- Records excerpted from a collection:
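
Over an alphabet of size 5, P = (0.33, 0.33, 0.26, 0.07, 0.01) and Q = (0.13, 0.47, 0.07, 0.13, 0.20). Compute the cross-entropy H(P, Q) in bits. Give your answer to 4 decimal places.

2.5575 bits

H(P,Q) = −Σ p·log₂ q.
  −0.33·log₂(0.13) = 0.97133
  −0.33·log₂(0.47) = 0.35946
  −0.26·log₂(0.07) = 0.99749
  −0.07·log₂(0.13) = 0.20604
  −0.01·log₂(0.20) = 0.02322
H(P,Q) = 2.5575 bits.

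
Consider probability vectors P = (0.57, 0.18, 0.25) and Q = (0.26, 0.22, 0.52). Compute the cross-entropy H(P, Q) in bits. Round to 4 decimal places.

H(P,Q) = −Σ p·log₂ q.
  −0.57·log₂(0.26) = 1.10775
  −0.18·log₂(0.22) = 0.39320
  −0.25·log₂(0.52) = 0.23585
H(P,Q) = 1.7368 bits.

1.7368 bits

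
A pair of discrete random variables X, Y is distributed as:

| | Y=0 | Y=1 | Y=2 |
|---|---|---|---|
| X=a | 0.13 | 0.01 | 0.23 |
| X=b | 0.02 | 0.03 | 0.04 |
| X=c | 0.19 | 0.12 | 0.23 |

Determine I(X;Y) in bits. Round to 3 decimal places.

Marginals: p(X) = (0.3700, 0.0900, 0.5400), p(Y) = (0.3400, 0.1600, 0.5000).
I(X;Y) = H(X) + H(Y) − H(X,Y).
H(X) = 1.3234, H(Y) = 1.4522, H(X,Y) = 2.6971.
I(X;Y) = 1.3234 + 1.4522 − 2.6971 = 0.079 bits.

0.079 bits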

- EXERCISE OBJECTIVE:
Your answer must consist only of the lines from the start of the records above through the line with "0.03 | 0.04 |", each retyped exactly.

- SOLUTION BELOW:
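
Over an alphabet of size 5, P = (0.33, 0.33, 0.26, 0.07, 0.01) and Q = (0.13, 0.47, 0.07, 0.13, 0.20). Compute the cross-entropy H(P, Q) in bits. Give your answer to 4 decimal places.

2.5575 bits

H(P,Q) = −Σ p·log₂ q.
  −0.33·log₂(0.13) = 0.97133
  −0.33·log₂(0.47) = 0.35946
  −0.26·log₂(0.07) = 0.99749
  −0.07·log₂(0.13) = 0.20604
  −0.01·log₂(0.20) = 0.02322
H(P,Q) = 2.5575 bits.

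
Consider probability vectors P = (0.57, 0.18, 0.25) and Q = (0.26, 0.22, 0.52). Compute the cross-entropy H(P, Q) in bits. Round to 4 decimal places.

H(P,Q) = −Σ p·log₂ q.
  −0.57·log₂(0.26) = 1.10775
  −0.18·log₂(0.22) = 0.39320
  −0.25·log₂(0.52) = 0.23585
H(P,Q) = 1.7368 bits.

1.7368 bits

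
A pair of discrete random variables X, Y is distributed as:

| | Y=0 | Y=1 | Y=2 |
|---|---|---|---|
| X=a | 0.13 | 0.01 | 0.23 |
| X=b | 0.02 | 0.03 | 0.04 |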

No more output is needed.